Stored items:
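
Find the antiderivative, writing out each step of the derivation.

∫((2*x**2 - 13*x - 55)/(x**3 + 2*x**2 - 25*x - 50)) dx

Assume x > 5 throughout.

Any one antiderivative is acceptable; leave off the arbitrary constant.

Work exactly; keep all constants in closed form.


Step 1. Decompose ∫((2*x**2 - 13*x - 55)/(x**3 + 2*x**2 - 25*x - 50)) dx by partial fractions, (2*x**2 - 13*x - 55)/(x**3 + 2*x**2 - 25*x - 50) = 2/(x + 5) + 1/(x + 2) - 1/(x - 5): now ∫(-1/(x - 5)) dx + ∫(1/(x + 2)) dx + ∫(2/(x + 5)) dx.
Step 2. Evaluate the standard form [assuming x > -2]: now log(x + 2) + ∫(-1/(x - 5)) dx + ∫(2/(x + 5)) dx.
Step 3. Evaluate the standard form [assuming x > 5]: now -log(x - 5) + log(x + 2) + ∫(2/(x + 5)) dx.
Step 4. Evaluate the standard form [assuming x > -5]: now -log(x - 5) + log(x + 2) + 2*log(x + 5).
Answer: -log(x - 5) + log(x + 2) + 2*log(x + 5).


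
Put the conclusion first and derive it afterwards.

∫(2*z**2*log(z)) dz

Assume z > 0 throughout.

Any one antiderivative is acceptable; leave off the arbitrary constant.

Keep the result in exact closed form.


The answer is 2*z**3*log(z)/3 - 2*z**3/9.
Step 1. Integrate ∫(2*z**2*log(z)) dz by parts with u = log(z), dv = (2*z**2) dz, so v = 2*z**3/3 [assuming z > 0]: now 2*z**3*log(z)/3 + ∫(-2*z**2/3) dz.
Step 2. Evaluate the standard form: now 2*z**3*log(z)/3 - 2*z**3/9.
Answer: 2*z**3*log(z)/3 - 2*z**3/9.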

● **REQUIRED WORK**:
Beginning at the first line above, repeat exactly until the line containing "Put the conclusion", which is included.

● **SOLUTION TO THIS PROBLEM**:
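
Find the antiderivative, writing out each step of the derivation.

∫((2*x**2 - 13*x - 55)/(x**3 + 2*x**2 - 25*x - 50)) dx

Assume x > 5 throughout.

Any one antiderivative is acceptable; leave off the arbitrary constant.

Work exactly; keep all constants in closed form.


Step 1. Decompose ∫((2*x**2 - 13*x - 55)/(x**3 + 2*x**2 - 25*x - 50)) dx by partial fractions, (2*x**2 - 13*x - 55)/(x**3 + 2*x**2 - 25*x - 50) = 2/(x + 5) + 1/(x + 2) - 1/(x - 5): now ∫(-1/(x - 5)) dx + ∫(1/(x + 2)) dx + ∫(2/(x + 5)) dx.
Step 2. Evaluate the standard form [assuming x > -2]: now log(x + 2) + ∫(-1/(x - 5)) dx + ∫(2/(x + 5)) dx.
Step 3. Evaluate the standard form [assuming x > 5]: now -log(x - 5) + log(x + 2) + ∫(2/(x + 5)) dx.
Step 4. Evaluate the standard form [assuming x > -5]: now -log(x - 5) + log(x + 2) + 2*log(x + 5).
Answer: -log(x - 5) + log(x + 2) + 2*log(x + 5).


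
Put the conclusion first and derive it afterwards.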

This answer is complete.